TASK DIRECTIONS: In the data, find the word "crust" and copy out every line that has it.

(INFORMATION SHOWN begins)

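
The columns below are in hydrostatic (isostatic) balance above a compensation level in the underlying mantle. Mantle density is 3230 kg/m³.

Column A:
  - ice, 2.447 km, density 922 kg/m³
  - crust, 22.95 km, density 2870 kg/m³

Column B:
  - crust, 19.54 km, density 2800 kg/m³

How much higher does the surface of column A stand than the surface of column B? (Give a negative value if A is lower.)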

(INFORMATION SHOWN ends)

THE ANSWER:
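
  - crust, 22.95 km, density 2870 kg/m³
  - crust, 19.54 km, density 2800 kg/m³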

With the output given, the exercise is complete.